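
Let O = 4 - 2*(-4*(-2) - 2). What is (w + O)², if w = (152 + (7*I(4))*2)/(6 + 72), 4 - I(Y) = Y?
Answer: 55696/1521 ≈ 36.618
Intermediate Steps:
I(Y) = 4 - Y
O = -8 (O = 4 - 2*(8 - 2) = 4 - 2*6 = 4 - 12 = -8)
w = 76/39 (w = (152 + (7*(4 - 1*4))*2)/(6 + 72) = (152 + (7*(4 - 4))*2)/78 = (152 + (7*0)*2)*(1/78) = (152 + 0*2)*(1/78) = (152 + 0)*(1/78) = 152*(1/78) = 76/39 ≈ 1.9487)
(w + O)² = (76/39 - 8)² = (-236/39)² = 55696/1521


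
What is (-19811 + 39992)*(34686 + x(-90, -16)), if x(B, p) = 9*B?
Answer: 683651556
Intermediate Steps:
(-19811 + 39992)*(34686 + x(-90, -16)) = (-19811 + 39992)*(34686 + 9*(-90)) = 20181*(34686 - 810) = 20181*33876 = 683651556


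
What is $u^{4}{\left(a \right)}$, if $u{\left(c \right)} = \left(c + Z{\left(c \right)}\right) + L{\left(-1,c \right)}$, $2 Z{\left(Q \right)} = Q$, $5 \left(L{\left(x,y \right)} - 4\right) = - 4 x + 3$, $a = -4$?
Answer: $\frac{81}{625} \approx 0.1296$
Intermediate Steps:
$L{\left(x,y \right)} = \frac{23}{5} - \frac{4 x}{5}$ ($L{\left(x,y \right)} = 4 + \frac{- 4 x + 3}{5} = 4 + \frac{3 - 4 x}{5} = 4 - \left(- \frac{3}{5} + \frac{4 x}{5}\right) = \frac{23}{5} - \frac{4 x}{5}$)
$Z{\left(Q \right)} = \frac{Q}{2}$
$u{\left(c \right)} = \frac{27}{5} + \frac{3 c}{2}$ ($u{\left(c \right)} = \left(c + \frac{c}{2}\right) + \left(\frac{23}{5} - - \frac{4}{5}\right) = \frac{3 c}{2} + \left(\frac{23}{5} + \frac{4}{5}\right) = \frac{3 c}{2} + \frac{27}{5} = \frac{27}{5} + \frac{3 c}{2}$)
$u^{4}{\left(a \right)} = \left(\frac{27}{5} + \frac{3}{2} \left(-4\right)\right)^{4} = \left(\frac{27}{5} - 6\right)^{4} = \left(- \frac{3}{5}\right)^{4} = \frac{81}{625}$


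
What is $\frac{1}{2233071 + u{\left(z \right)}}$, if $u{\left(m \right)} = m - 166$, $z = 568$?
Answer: $\frac{1}{2233473} \approx 4.4773 \cdot 10^{-7}$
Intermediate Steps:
$u{\left(m \right)} = -166 + m$ ($u{\left(m \right)} = m - 166 = -166 + m$)
$\frac{1}{2233071 + u{\left(z \right)}} = \frac{1}{2233071 + \left(-166 + 568\right)} = \frac{1}{2233071 + 402} = \frac{1}{2233473}$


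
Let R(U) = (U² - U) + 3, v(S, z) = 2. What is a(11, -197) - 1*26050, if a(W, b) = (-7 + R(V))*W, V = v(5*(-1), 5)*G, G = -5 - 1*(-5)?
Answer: -26094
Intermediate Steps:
G = 0 (G = -5 + 5 = 0)
V = 0 (V = 2*0 = 0)
R(U) = 3 + U² - U
a(W, b) = -4*W (a(W, b) = (-7 + (3 + 0² - 1*0))*W = (-7 + (3 + 0 + 0))*W = (-7 + 3)*W = -4*W)
a(11, -197) - 1*26050 = -4*11 - 1*26050 = -44 - 26050 = -26094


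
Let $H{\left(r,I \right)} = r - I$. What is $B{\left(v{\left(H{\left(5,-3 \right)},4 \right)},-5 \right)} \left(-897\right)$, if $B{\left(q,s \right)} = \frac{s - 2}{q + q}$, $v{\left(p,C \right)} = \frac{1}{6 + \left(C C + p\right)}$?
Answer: $94185$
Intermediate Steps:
$v{\left(p,C \right)} = \frac{1}{6 + p + C^{2}}$ ($v{\left(p,C \right)} = \frac{1}{6 + \left(C^{2} + p\right)} = \frac{1}{6 + \left(p + C^{2}\right)} = \frac{1}{6 + p + C^{2}}$)
$B{\left(q,s \right)} = \frac{-2 + s}{2 q}$
$B{\left(v{\left(H{\left(5,-3 \right)},4 \right)},-5 \right)} \left(-897\right) = \frac{-2 - 5}{2 \frac{1}{6 + \left(5 - -3\right) + 4^{2}}} \left(-897\right) = \frac{1}{2} \frac{1}{\frac{1}{6 + \left(5 + 3\right) + 16}} \left(-7\right) \left(-897\right) = \frac{1}{2} \frac{1}{\frac{1}{6 + 8 + 16}} \left(-7\right) \left(-897\right) = \frac{1}{2} \frac{1}{\frac{1}{30}} \left(-7\right) \left(-897\right) = \frac{1}{2} \cdot 30 \left(-7\right) \left(-897\right) = \left(-105\right) \left(-897\right) = 94185$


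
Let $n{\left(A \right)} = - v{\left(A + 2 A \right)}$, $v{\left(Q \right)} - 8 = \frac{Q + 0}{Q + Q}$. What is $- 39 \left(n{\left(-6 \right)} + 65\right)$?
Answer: $- \frac{4407}{2} \approx -2203.5$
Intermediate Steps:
$v{\left(Q \right)} = \frac{17}{2}$ ($v{\left(Q \right)} = 8 + \frac{Q + 0}{Q + Q} = 8 + \frac{Q}{2 Q} = 8 + Q \frac{1}{2 Q} = 8 + \frac{1}{2} = \frac{17}{2}$)
$n{\left(A \right)} = - \frac{17}{2}$ ($n{\left(A \right)} = \left(-1\right) \frac{17}{2} = - \frac{17}{2}$)
$- 39 \left(n{\left(-6 \right)} + 65\right) = - 39 \left(- \frac{17}{2} + 65\right) = \left(-39\right) \frac{113}{2} = - \frac{4407}{2}$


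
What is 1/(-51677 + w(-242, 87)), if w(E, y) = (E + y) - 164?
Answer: -1/51996 ≈ -1.9232e-5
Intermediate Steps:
w(E, y) = -164 + E + y
1/(-51677 + w(-242, 87)) = 1/(-51677 + (-164 - 242 + 87)) = 1/(-51677 - 319) = 1/(-51996) = -1/51996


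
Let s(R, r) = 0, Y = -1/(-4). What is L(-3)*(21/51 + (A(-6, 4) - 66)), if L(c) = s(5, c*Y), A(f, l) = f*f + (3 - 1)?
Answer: 0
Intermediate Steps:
A(f, l) = 2 + f² (A(f, l) = f² + 2 = 2 + f²)
Y = ¼ (Y = -1*(-¼) = ¼ ≈ 0.25000)
L(c) = 0
L(-3)*(21/51 + (A(-6, 4) - 66)) = 0*(21/51 + ((2 + (-6)²) - 66)) = 0*(21*(1/51) + ((2 + 36) - 66)) = 0*(7/17 + (38 - 66)) = 0*(7/17 - 28) = 0*(-469/17) = 0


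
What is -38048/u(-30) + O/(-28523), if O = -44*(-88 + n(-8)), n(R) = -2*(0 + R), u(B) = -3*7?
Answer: 98652416/54453 ≈ 1811.7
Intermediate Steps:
u(B) = -21
n(R) = -2*R
O = 3168 (O = -44*(-88 - 2*(-8)) = -44*(-88 + 16) = -44*(-72) = 3168)
-38048/u(-30) + O/(-28523) = -38048/(-21) + 3168/(-28523) = -38048*(-1/21) + 3168*(-1/28523) = 38048/21 - 288/2593 = 98652416/54453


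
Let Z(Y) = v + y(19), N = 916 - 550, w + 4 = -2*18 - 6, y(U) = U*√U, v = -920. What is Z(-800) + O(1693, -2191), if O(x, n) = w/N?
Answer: -168383/183 + 19*√19 ≈ -837.31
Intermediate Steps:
y(U) = U^(3/2)
w = -46 (w = -4 + (-2*18 - 6) = -4 + (-36 - 6) = -4 - 42 = -46)
N = 366
Z(Y) = -920 + 19*√19 (Z(Y) = -920 + 19^(3/2) = -920 + 19*√19)
O(x, n) = -23/183 (O(x, n) = -46/366 = -46*1/366 = -23/183)
Z(-800) + O(1693, -2191) = (-920 + 19*√19) - 23/183 = -168383/183 + 19*√19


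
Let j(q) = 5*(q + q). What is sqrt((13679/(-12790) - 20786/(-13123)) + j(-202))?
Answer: I*sqrt(56891593871785807090)/167843170 ≈ 44.939*I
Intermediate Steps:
j(q) = 10*q (j(q) = 5*(2*q) = 10*q)
sqrt((13679/(-12790) - 20786/(-13123)) + j(-202)) = sqrt((13679/(-12790) - 20786/(-13123)) + 10*(-202)) = sqrt((13679*(-1/12790) - 20786*(-1/13123)) - 2020) = sqrt((-13679/12790 + 20786/13123) - 2020) = sqrt(86343423/167843170 - 2020) = sqrt(-338956859977/167843170) = I*sqrt(56891593871785807090)/167843170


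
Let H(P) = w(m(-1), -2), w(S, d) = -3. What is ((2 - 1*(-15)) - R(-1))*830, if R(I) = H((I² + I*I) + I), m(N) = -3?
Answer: 16600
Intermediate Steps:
H(P) = -3
R(I) = -3
((2 - 1*(-15)) - R(-1))*830 = ((2 - 1*(-15)) - 1*(-3))*830 = ((2 + 15) + 3)*830 = (17 + 3)*830 = 20*830 = 16600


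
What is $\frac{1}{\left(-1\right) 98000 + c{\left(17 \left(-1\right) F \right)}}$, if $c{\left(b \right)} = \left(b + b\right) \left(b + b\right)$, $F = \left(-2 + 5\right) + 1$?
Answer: $- \frac{1}{79504} \approx -1.2578 \cdot 10^{-5}$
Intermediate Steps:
$F = 4$ ($F = 3 + 1 = 4$)
$c{\left(b \right)} = 4 b^{2}$ ($c{\left(b \right)} = 2 b 2 b = 4 b^{2}$)
$\frac{1}{\left(-1\right) 98000 + c{\left(17 \left(-1\right) F \right)}} = \frac{1}{\left(-1\right) 98000 + 4 \left(17 \left(-1\right) 4\right)^{2}} = \frac{1}{-98000 + 4 \left(\left(-17\right) 4\right)^{2}} = \frac{1}{-98000 + 4 \left(-68\right)^{2}} = \frac{1}{-98000 + 4 \cdot 4624} = \frac{1}{-98000 + 18496} = \frac{1}{-79504} = - \frac{1}{79504}$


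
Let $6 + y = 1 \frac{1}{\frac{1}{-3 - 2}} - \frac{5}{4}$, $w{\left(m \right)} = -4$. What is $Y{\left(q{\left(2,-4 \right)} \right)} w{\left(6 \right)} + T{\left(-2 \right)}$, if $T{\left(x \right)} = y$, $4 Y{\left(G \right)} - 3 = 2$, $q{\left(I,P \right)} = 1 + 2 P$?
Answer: $- \frac{69}{4} \approx -17.25$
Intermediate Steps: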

Task goal.
In the entries above, find the line holding "4 x + 3$, $a = -4$?" and the line holding "Answer: $94185$", then retype exactly those two lines and every line between them, and nothing else.

Exercise output.
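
What is $u^{4}{\left(a \right)}$, if $u{\left(c \right)} = \left(c + Z{\left(c \right)}\right) + L{\left(-1,c \right)}$, $2 Z{\left(Q \right)} = Q$, $5 \left(L{\left(x,y \right)} - 4\right) = - 4 x + 3$, $a = -4$?
Answer: $\frac{81}{625} \approx 0.1296$
Intermediate Steps:
$L{\left(x,y \right)} = \frac{23}{5} - \frac{4 x}{5}$ ($L{\left(x,y \right)} = 4 + \frac{- 4 x + 3}{5} = 4 + \frac{3 - 4 x}{5} = 4 - \left(- \frac{3}{5} + \frac{4 x}{5}\right) = \frac{23}{5} - \frac{4 x}{5}$)
$Z{\left(Q \right)} = \frac{Q}{2}$
$u{\left(c \right)} = \frac{27}{5} + \frac{3 c}{2}$ ($u{\left(c \right)} = \left(c + \frac{c}{2}\right) + \left(\frac{23}{5} - - \frac{4}{5}\right) = \frac{3 c}{2} + \left(\frac{23}{5} + \frac{4}{5}\right) = \frac{3 c}{2} + \frac{27}{5} = \frac{27}{5} + \frac{3 c}{2}$)
$u^{4}{\left(a \right)} = \left(\frac{27}{5} + \frac{3}{2} \left(-4\right)\right)^{4} = \left(\frac{27}{5} - 6\right)^{4} = \left(- \frac{3}{5}\right)^{4} = \frac{81}{625}$


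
What is $\frac{1}{2233071 + u{\left(z \right)}}$, if $u{\left(m \right)} = m - 166$, $z = 568$?
Answer: $\frac{1}{2233473} \approx 4.4773 \cdot 10^{-7}$
Intermediate Steps:
$u{\left(m \right)} = -166 + m$ ($u{\left(m \right)} = m - 166 = -166 + m$)
$\frac{1}{2233071 + u{\left(z \right)}} = \frac{1}{2233071 + \left(-166 + 568\right)} = \frac{1}{2233071 + 402} = \frac{1}{2233473}$


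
Let R(U) = (U² - U) + 3, v(S, z) = 2. What is a(11, -197) - 1*26050, if a(W, b) = (-7 + R(V))*W, V = v(5*(-1), 5)*G, G = -5 - 1*(-5)?
Answer: -26094
Intermediate Steps:
G = 0 (G = -5 + 5 = 0)
V = 0 (V = 2*0 = 0)
R(U) = 3 + U² - U
a(W, b) = -4*W (a(W, b) = (-7 + (3 + 0² - 1*0))*W = (-7 + (3 + 0 + 0))*W = (-7 + 3)*W = -4*W)
a(11, -197) - 1*26050 = -4*11 - 1*26050 = -44 - 26050 = -26094


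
Let $H{\left(r,I \right)} = r - I$. What is $B{\left(v{\left(H{\left(5,-3 \right)},4 \right)},-5 \right)} \left(-897\right)$, if $B{\left(q,s \right)} = \frac{s - 2}{q + q}$, $v{\left(p,C \right)} = \frac{1}{6 + \left(C C + p\right)}$?
Answer: $94185$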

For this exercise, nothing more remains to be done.